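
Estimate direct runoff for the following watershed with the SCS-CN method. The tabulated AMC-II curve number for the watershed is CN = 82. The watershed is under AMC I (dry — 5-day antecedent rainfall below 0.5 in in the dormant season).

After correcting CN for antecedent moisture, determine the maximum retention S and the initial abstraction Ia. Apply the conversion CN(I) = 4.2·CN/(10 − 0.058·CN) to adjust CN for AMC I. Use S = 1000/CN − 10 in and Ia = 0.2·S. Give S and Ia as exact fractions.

Adjust CN=82 to AMC I: 4.2·82/(10 − 0.058·82) → (1722/5) ÷ (1311/250) = 28700/437 ≈ 65.675
S = 1000/(28700/437) − 10 = 1500/287 in ≈ 5.226 in
Ia = 0.2·(1500/287) = 300/287 in ≈ 1.045 in

S = 1500/287 in ≈ 5.226 in; Ia = 300/287 in ≈ 1.045 in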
□ □ □ □ □ □ □
* **WHAT THIS TASK INVOLVES**
Exactly as they appear above, transcribe the records in full.

* **TASK RESPONSE**
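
Estimate direct runoff for the following watershed with the SCS-CN method. The tabulated AMC-II curve number for the watershed is CN = 82. The watershed is under AMC I (dry — 5-day antecedent rainfall below 0.5 in in the dormant season).

After correcting CN for antecedent moisture, determine the maximum retention S and the initial abstraction Ia. Apply the conversion CN(I) = 4.2·CN/(10 − 0.058·CN) to adjust CN for AMC I. Use S = 1000/CN − 10 in and Ia = 0.2·S. Give S and Ia as exact fractions.

Adjust CN=82 to AMC I: 4.2·82/(10 − 0.058·82) → (1722/5) ÷ (1311/250) = 28700/437 ≈ 65.675
S = 1000/(28700/437) − 10 = 1500/287 in ≈ 5.226 in
Ia = 0.2·(1500/287) = 300/287 in ≈ 1.045 in

S = 1500/287 in ≈ 5.226 in; Ia = 300/287 in ≈ 1.045 in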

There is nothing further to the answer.